_Exercise goal:_
Could you reproduce the line where "When CH(OH)(SiH3)-C(=O)-CH2(OH) reacts" occurs and all lines after it in the listing below, through the final one, without changing anything?

|---|

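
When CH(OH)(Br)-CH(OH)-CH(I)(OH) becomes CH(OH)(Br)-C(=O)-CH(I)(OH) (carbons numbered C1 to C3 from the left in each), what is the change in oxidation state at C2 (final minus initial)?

Before: C2 has 2 bonds to C, 1 bond to H, 1 bond to O → oxidation state 0.
After: C2 has 2 bonds to C, 2 bonds to O → oxidation state +2.
Δ = +2 − (0) = +2, so this is an oxidation at C2.

+2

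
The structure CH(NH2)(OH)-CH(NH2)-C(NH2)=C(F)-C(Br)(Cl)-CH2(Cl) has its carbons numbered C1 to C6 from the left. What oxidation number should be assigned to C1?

+1

Each bond to a more electronegative atom (O, N, halogen) counts +1, each bond to a less electronegative atom (H, metal, B, Si) counts −1, and each C–C bond counts 0.
C1 has one bond to C (0), one bond to N (+1), one bond to H (-1), one bond to O (+1).
Oxidation state = 0 + 1 − 1 + 1 = +1.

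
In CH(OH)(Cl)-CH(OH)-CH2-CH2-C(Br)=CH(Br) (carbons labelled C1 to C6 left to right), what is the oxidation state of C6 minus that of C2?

C6: 2C, 1H, 1Br → 0 − 1 + 1 = 0
C2: 2C, 1H, 1O → 0 − 1 + 1 = 0
Difference: 0 − (0) = 0.

0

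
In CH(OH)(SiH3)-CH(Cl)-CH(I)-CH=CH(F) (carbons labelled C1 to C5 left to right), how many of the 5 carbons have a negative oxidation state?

2

Assign +1 per bond to O/N/halogen, −1 per bond to H or an electropositive element, and 0 per bond to carbon. Tallying each carbon:
C1: 1C, 1H, 1O, 1Si → 0 − 1 + 1 − 1 = -1
C2: 2C, 1H, 1Cl → 0 − 1 + 1 = 0
C3: 2C, 1H, 1I → 0 − 1 + 1 = 0
C4: 3C, 1H → 0 − 1 = -1
C5: 2C, 1H, 1F → 0 − 1 + 1 = 0
2 carbons (C1, C4) meet the condition.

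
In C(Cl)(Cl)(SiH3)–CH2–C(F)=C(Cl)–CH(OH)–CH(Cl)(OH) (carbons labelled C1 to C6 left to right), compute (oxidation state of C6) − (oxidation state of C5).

C6: 1C, 1H, 1O, 1Cl → 0 − 1 + 1 + 1 = +1
C5: 2C, 1H, 1O → 0 − 1 + 1 = 0
Difference: +1 − (0) = +1.

+1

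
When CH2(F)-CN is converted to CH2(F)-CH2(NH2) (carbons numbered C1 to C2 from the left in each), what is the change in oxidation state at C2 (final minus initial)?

-4

Before: C2 has 1 bond to C, 3 bonds to N → oxidation state +3.
After: C2 has 1 bond to C, 2 bonds to H, 1 bond to N → oxidation state -1.
Δ = -1 − (+3) = -4, so this is a reduction at C2.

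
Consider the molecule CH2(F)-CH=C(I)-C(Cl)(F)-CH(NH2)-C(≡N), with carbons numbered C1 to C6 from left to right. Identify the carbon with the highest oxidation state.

Assign +1 per bond to O/N/halogen, −1 per bond to H or an electropositive element, and 0 per bond to carbon. Tallying each carbon:
C1: 1C, 2H, 1F → 0 − 2 + 1 = -1
C2: 3C, 1H → 0 − 1 = -1
C3: 3C, 1I → 0 + 1 = +1
C4: 2C, 1F, 1Cl → 0 + 1 + 1 = +2
C5: 2C, 1H, 1N → 0 − 1 + 1 = 0
C6: 1C, 3N → 0 + 3 = +3
The most oxidised carbon is C6 at +3.

C6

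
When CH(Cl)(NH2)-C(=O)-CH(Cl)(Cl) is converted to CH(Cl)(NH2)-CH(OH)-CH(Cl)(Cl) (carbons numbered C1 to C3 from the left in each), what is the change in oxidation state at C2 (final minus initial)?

-2

Before: C2 has 2 bonds to C, 2 bonds to O → oxidation state +2.
After: C2 has 2 bonds to C, 1 bond to H, 1 bond to O → oxidation state 0.
Δ = 0 − (+2) = -2, so this is a reduction at C2.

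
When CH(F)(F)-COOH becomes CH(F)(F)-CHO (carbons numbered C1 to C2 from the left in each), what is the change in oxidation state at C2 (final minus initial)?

-2

Before: C2 has 1 bond to C, 3 bonds to O → oxidation state +3.
After: C2 has 1 bond to C, 1 bond to H, 2 bonds to O → oxidation state +1.
Δ = +1 − (+3) = -2, so this is a reduction at C2.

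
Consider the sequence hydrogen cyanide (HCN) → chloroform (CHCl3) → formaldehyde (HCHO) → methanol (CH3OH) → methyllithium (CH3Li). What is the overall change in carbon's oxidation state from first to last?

-6

Carbon oxidation states along the series — hydrogen cyanide: +2, chloroform: +2, formaldehyde: 0, methanol: -2, methyllithium: -4.
Net change = -4 − (+2) = -6.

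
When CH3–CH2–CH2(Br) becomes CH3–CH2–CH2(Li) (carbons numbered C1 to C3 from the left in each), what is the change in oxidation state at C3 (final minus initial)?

Before: C3 has 1 bond to C, 2 bonds to H, 1 bond to Br → oxidation state -1.
After: C3 has 1 bond to C, 2 bonds to H, 1 bond to Li → oxidation state -3.
Δ = -3 − (-1) = -2, so this is a reduction at C3.

-2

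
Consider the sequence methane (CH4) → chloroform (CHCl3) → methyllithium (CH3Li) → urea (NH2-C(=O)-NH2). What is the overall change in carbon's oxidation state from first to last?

Carbon oxidation states along the series — methane: -4, chloroform: +2, methyllithium: -4, urea: +4.
Net change = +4 − (-4) = +8.

+8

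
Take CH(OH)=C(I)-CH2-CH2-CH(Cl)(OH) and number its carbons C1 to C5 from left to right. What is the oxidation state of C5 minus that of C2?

C5: 1C, 1H, 1O, 1Cl → 0 − 1 + 1 + 1 = +1
C2: 3C, 1I → 0 + 1 = +1
Difference: +1 − (+1) = 0.

0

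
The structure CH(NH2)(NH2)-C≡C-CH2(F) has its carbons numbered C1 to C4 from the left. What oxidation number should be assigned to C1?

C1 has one bond to C (0), one bond to H (-1), one bond to N (+1), one bond to N (+1).
Oxidation state = 0 − 1 + 1 + 1 = +1.

+1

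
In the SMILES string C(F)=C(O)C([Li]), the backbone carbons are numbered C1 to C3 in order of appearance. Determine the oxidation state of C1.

0

Assign +1 per bond to O/N/halogen, −1 per bond to H or an electropositive element, and 0 per bond to carbon.
C1 has a double bond to C (2×0 = 0), one bond to H (-1), one bond to F (+1).
Oxidation state = 0 − 1 + 1 = 0.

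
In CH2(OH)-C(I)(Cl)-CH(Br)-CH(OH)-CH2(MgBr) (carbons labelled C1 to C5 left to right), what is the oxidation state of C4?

C4 has one bond to C (0), one bond to C (0), one bond to O (+1), one bond to H (-1).
Oxidation state = 0 + 0 + 1 − 1 = 0.

0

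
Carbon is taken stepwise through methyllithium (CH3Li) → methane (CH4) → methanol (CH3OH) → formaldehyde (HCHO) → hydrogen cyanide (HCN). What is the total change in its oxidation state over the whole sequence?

+6

Carbon oxidation states along the series — methyllithium: -4, methane: -4, methanol: -2, formaldehyde: 0, hydrogen cyanide: +2.
Net change = +2 − (-4) = +6.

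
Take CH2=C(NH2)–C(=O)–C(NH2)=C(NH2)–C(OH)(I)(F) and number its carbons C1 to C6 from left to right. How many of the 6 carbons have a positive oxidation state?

5

Bonds to more-electronegative neighbours contribute +1 each, bonds to H or metals contribute −1 each, and C–C bonds contribute 0. Tallying each carbon:
C1: 2C, 2H → 0 − 2 = -2
C2: 3C, 1N → 0 + 1 = +1
C3: 2C, 2O → 0 + 2 = +2
C4: 3C, 1N → 0 + 1 = +1
C5: 3C, 1N → 0 + 1 = +1
C6: 1C, 1O, 1F, 1I → 0 + 1 + 1 + 1 = +3
5 carbons (C2, C3, C4, C5, C6) meet the condition.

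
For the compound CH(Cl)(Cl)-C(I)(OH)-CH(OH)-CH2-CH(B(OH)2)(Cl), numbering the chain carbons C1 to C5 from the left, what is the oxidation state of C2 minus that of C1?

C2: 2C, 1O, 1I → 0 + 1 + 1 = +2
C1: 1C, 1H, 2Cl → 0 − 1 + 2 = +1
Difference: +2 − (+1) = +1.

+1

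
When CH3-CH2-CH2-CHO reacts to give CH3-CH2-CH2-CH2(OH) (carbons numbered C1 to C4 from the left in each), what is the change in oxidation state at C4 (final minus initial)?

Before: C4 has 1 bond to C, 1 bond to H, 2 bonds to O → oxidation state +1.
After: C4 has 1 bond to C, 2 bonds to H, 1 bond to O → oxidation state -1.
Δ = -1 − (+1) = -2, so this is a reduction at C4.

-2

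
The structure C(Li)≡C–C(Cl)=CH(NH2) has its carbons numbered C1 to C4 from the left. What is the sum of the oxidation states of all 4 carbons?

0

Assign +1 per bond to O/N/halogen, −1 per bond to H or an electropositive element, and 0 per bond to carbon. Tallying each carbon:
C1: 3C, 1Li → 0 − 1 = -1
C2: 4C → 0 = 0
C3: 3C, 1Cl → 0 + 1 = +1
C4: 2C, 1H, 1N → 0 − 1 + 1 = 0
Sum = -1 + 0 + 1 + 0 = 0.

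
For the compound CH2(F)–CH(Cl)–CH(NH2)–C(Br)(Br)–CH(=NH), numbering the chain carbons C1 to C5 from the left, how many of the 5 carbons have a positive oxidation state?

2

Tallying each carbon's bonds:
C1: 1C, 2H, 1F → 0 − 2 + 1 = -1
C2: 2C, 1H, 1Cl → 0 − 1 + 1 = 0
C3: 2C, 1H, 1N → 0 − 1 + 1 = 0
C4: 2C, 2Br → 0 + 2 = +2
C5: 1C, 1H, 2N → 0 − 1 + 2 = +1
2 carbons (C4, C5) meet the condition.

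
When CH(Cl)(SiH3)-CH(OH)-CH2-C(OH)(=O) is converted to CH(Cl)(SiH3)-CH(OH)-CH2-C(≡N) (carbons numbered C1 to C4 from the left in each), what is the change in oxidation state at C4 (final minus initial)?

Before: C4 has 1 bond to C, 3 bonds to O → oxidation state +3.
After: C4 has 1 bond to C, 3 bonds to N → oxidation state +3.
Δ = +3 − (+3) = 0, so no net redox change at C4.

0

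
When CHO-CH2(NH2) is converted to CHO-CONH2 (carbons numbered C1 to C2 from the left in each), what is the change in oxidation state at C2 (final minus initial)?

Before: C2 has 1 bond to C, 2 bonds to H, 1 bond to N → oxidation state -1.
After: C2 has 1 bond to C, 2 bonds to O, 1 bond to N → oxidation state +3.
Δ = +3 − (-1) = +4, so this is an oxidation at C2.

+4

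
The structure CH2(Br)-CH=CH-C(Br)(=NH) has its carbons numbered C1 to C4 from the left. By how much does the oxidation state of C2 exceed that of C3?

C2: 3C, 1H → 0 − 1 = -1
C3: 3C, 1H → 0 − 1 = -1
Difference: -1 − (-1) = 0.

0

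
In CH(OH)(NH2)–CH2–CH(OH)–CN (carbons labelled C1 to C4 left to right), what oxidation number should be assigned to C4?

+3

Each bond to a more electronegative atom (O, N, halogen) counts +1, each bond to a less electronegative atom (H, metal, B, Si) counts −1, and each C–C bond counts 0.
C4 has one bond to C (0), a triple bond to N (3×+1 = +3).
Oxidation state = 0 + 3 = +3.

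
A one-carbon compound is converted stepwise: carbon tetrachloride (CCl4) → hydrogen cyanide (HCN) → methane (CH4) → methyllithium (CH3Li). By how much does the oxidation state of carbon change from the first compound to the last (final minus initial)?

Carbon oxidation states along the series — carbon tetrachloride: +4, hydrogen cyanide: +2, methane: -4, methyllithium: -4.
Net change = -4 − (+4) = -8.

-8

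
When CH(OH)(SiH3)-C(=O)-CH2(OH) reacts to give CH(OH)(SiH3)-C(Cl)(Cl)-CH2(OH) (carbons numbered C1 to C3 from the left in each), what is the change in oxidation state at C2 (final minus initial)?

Before: C2 has 2 bonds to C, 2 bonds to O → oxidation state +2.
After: C2 has 2 bonds to C, 2 bonds to Cl → oxidation state +2.
Δ = +2 − (+2) = 0, so no net redox change at C2.

0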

|---|

_Answer to the exercise:_
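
When CH(OH)(SiH3)-C(=O)-CH2(OH) reacts to give CH(OH)(SiH3)-C(Cl)(Cl)-CH2(OH) (carbons numbered C1 to C3 from the left in each), what is the change in oxidation state at C2 (final minus initial)?

Before: C2 has 2 bonds to C, 2 bonds to O → oxidation state +2.
After: C2 has 2 bonds to C, 2 bonds to Cl → oxidation state +2.
Δ = +2 − (+2) = 0, so no net redox change at C2.

0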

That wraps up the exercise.